### Assignment
Each line in the entries that has the word "first" has to be copied.

### Material provided
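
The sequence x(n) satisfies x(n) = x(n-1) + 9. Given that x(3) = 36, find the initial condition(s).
x(3) = x(0) + 3·9, so x(0) = 36 - 27 = 9.

x(0) = 9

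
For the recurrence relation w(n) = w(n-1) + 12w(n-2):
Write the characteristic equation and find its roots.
Substitute w(n) = rⁿ and divide through by rⁿ⁻²: r² - r - 12 = 0
Factor: (r + 3)(r - 4) = 0, so r = -3, 4.
General solution: w(n) = A·(-3)ⁿ + B·4ⁿ

Characteristic: r² - r - 12 = 0, Roots: r = -3, 4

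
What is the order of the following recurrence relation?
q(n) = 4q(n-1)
The order is the largest lag k for which q(n-k) appears. Here the deepest term is q(n-1), so the order is 1.

Order 1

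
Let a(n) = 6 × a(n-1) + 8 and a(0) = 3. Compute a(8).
Computing step by step:
a(0) = 3
a(1) = 6 × 3 + 8 = 26
a(2) = 6 × 26 + 8 = 164
a(3) = 6 × 164 + 8 = 992
a(4) = 6 × 992 + 8 = 5960
a(5) = 6 × 5960 + 8 = 35768
a(6) = 6 × 35768 + 8 = 214616
a(7) = 6 × 214616 + 8 = 1287704
a(8) = 6 × 1287704 + 8 = 7726232

7726232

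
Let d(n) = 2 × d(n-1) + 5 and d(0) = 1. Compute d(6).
Computing step by step:
d(0) = 1
d(1) = 2 × 1 + 5 = 7
d(2) = 2 × 7 + 5 = 19
d(3) = 2 × 19 + 5 = 43
d(4) = 2 × 43 + 5 = 91
d(5) = 2 × 91 + 5 = 187
d(6) = 2 × 187 + 5 = 379

379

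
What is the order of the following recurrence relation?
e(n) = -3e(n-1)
The order is the largest lag k for which e(n-k) appears. Here the deepest term is e(n-1), so the order is 1.

Order 1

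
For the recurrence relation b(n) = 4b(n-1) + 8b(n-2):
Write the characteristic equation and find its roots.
Substitute b(n) = rⁿ and divide through by rⁿ⁻²: r² - 4r - 8 = 0
Discriminant: 4² + 4·8 = 48, not a perfect square, so by the quadratic formula r = (4 ± √48)/2.
General solution: b(n) = A·r₁ⁿ + B·r₂ⁿ where r₁,r₂ = (4 ± √48)/2

Characteristic: r² - 4r - 8 = 0, Roots: r = (4 ± √48)/2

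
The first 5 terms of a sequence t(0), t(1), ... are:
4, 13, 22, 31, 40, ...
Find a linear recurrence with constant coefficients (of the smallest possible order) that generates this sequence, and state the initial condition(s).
Look for the lowest-order linear relation among consecutive terms.
Observation: consecutive differences are constant (= 9).
Check at n=2: 1·13 + 9 = 22. ✓

t(n) = t(n-1) + 9, t(0) = 4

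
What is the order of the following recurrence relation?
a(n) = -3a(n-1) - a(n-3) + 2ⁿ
The order is the largest lag k for which a(n-k) appears. Here the deepest term is a(n-3) (the 2ⁿ term is non-homogeneous and does not affect the order), so the order is 3.

Order 3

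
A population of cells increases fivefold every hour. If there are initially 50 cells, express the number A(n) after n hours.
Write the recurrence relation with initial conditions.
Each hour multiplies the count by 5, so the count after n hours depends only on the count after n-1 hours: A(n) = 5 × A(n-1). The starting count gives A(0) = 50.
Unrolling n times gives the closed form A(n) = 50 × 5ⁿ.

A(n) = 5 × A(n-1), A(0) = 50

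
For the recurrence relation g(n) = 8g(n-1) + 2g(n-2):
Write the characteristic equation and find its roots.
Substitute g(n) = rⁿ and divide through by rⁿ⁻²: r² - 8r - 2 = 0
Discriminant: 8² + 4·2 = 72, not a perfect square, so by the quadratic formula r = (8 ± √72)/2.
General solution: g(n) = A·r₁ⁿ + B·r₂ⁿ where r₁,r₂ = (8 ± √72)/2

Characteristic: r² - 8r - 2 = 0, Roots: r = (8 ± √72)/2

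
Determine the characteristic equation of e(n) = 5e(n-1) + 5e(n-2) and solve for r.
Substitute e(n) = rⁿ and divide through by rⁿ⁻²: r² - 5r - 5 = 0
Discriminant: 5² + 4·5 = 45, not a perfect square, so by the quadratic formula r = (5 ± √45)/2.
General solution: e(n) = A·r₁ⁿ + B·r₂ⁿ where r₁,r₂ = (5 ± √45)/2

Characteristic: r² - 5r - 5 = 0, Roots: r = (5 ± √45)/2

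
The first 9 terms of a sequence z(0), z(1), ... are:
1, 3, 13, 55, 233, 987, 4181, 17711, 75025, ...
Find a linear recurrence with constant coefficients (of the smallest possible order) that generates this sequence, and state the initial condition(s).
Look for the lowest-order linear relation among consecutive terms.
Observation: z(n) - 4·z(n-1) - (1)·z(n-2) = 0 holds for the shown terms, and no order-1 relation z(n) = α·z(n-1) + β fits.
Check at n=3: 4·13 + (1)·3 = 55. ✓

z(n) = 4z(n-1) + z(n-2), z(0) = 1, z(1) = 3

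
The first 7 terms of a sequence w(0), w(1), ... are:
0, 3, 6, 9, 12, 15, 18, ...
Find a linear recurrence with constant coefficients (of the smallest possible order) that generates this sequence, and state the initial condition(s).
Look for the lowest-order linear relation among consecutive terms.
Observation: consecutive differences are constant (= 3).
Check at n=2: 1·3 + 3 = 6. ✓

w(n) = w(n-1) + 3, w(0) = 0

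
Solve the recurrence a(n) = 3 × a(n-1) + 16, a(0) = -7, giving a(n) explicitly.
Recurrence: a(n) = 3 × a(n-1) + 16, initial: a(0) = -7.
Try a(n) = A·3ⁿ + C. Substituting: A·3ⁿ + C = 3(A·3ⁿ⁻¹ + C) + 16 = A·3ⁿ + 3C + 16, so C = 3C + 16, giving C = -8. Then a(0) = A - 8 = -7 gives A = 1.

a(n) = 3ⁿ - 8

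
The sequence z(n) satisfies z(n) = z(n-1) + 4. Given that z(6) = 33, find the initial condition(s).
z(6) = z(0) + 6·4, so z(0) = 33 - 24 = 9.

z(0) = 9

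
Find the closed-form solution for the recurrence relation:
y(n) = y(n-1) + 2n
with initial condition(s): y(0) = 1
Recurrence: y(n) = y(n-1) + 2n, initial: y(0) = 1.
Telescoping: y(n) = y(0) + 2·Σᵢ₌₁ⁿ i = 1 + 2·n(n+1)/2.

y(n) = 2·n(n+1)/2 + 1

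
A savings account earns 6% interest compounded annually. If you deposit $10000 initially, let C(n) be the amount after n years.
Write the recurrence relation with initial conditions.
Each year the balance grows by 6%, i.e. is multiplied by 1 + 6/100 = 1.06, so C(n) = 1.06 × C(n-1). The initial deposit gives C(0) = 10000.
Unrolling gives the closed form C(n) = 10000 × (1.06)ⁿ.

C(n) = 1.06 × C(n-1), C(0) = 10000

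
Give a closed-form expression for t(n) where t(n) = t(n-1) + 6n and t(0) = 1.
Recurrence: t(n) = t(n-1) + 6n, initial: t(0) = 1.
Telescoping: t(n) = t(0) + 6·Σᵢ₌₁ⁿ i = 1 + 6·n(n+1)/2.

t(n) = 6·n(n+1)/2 + 1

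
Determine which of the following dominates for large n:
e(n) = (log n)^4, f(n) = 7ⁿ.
Comparing growth rates:
Growth-rate hierarchy: log n ≺ any polynomial ≺ any exponential cⁿ (c>1) ≺ n! ≺ nⁿ.
exponential base 7 dominates polylogarithmic (log n)^4 asymptotically.

f(n) grows faster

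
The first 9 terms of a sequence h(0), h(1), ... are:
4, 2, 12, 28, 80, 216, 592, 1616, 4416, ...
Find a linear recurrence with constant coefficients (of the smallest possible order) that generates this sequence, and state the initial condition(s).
Look for the lowest-order linear relation among consecutive terms.
Observation: h(n) - 2·h(n-1) - (2)·h(n-2) = 0 holds for the shown terms, and no order-1 relation h(n) = α·h(n-1) + β fits.
Check at n=3: 2·12 + (2)·2 = 28. ✓

h(n) = 2h(n-1) + 2h(n-2), h(0) = 4, h(1) = 2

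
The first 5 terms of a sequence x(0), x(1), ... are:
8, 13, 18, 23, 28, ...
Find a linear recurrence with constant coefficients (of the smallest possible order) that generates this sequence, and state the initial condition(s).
Look for the lowest-order linear relation among consecutive terms.
Observation: consecutive differences are constant (= 5).
Check at n=2: 1·13 + 5 = 18. ✓

x(n) = x(n-1) + 5, x(0) = 8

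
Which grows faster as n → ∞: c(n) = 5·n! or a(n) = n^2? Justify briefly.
Comparing growth rates:
Growth-rate hierarchy: log n ≺ any polynomial ≺ any exponential cⁿ (c>1) ≺ n! ≺ nⁿ.
factorial dominates polynomial degree 2 asymptotically.

c(n) grows faster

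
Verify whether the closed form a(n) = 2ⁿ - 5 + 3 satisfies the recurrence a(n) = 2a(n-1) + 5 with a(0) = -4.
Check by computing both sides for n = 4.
From the recurrence with a(0) = -4:
  a(0) = -4, a(1) = -3, a(2) = -1, a(3) = 3, a(4) = 11
  so the recurrence gives a(4) = 11.
From the proposed closed form a(n) = 2ⁿ - 5 + 3:
  a(4) = 14.
The recurrence gives 11 but the closed form gives 14, so the closed form does not satisfy the recurrence.

No, the closed form is incorrect.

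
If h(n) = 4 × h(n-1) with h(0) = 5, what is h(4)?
Computing step by step:
h(0) = 5
h(1) = 4 × 5 = 20
h(2) = 4 × 20 = 80
h(3) = 4 × 80 = 320
h(4) = 4 × 320 = 1280

1280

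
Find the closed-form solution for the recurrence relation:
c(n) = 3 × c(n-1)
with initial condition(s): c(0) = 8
Recurrence: c(n) = 3 × c(n-1), initial: c(0) = 8.
Each term is 3 times the previous, so this is geometric with ratio 3. After n steps: c(n) = c(0)·3ⁿ = 8·3ⁿ.

c(n) = 8·3ⁿ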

### Output of the exercise
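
The first 5 terms of a sequence t(0), t(1), ... are:
The first 9 terms of a sequence z(0), z(1), ... are:
The first 7 terms of a sequence w(0), w(1), ... are:
The first 9 terms of a sequence h(0), h(1), ... are:
The first 5 terms of a sequence x(0), x(1), ... are: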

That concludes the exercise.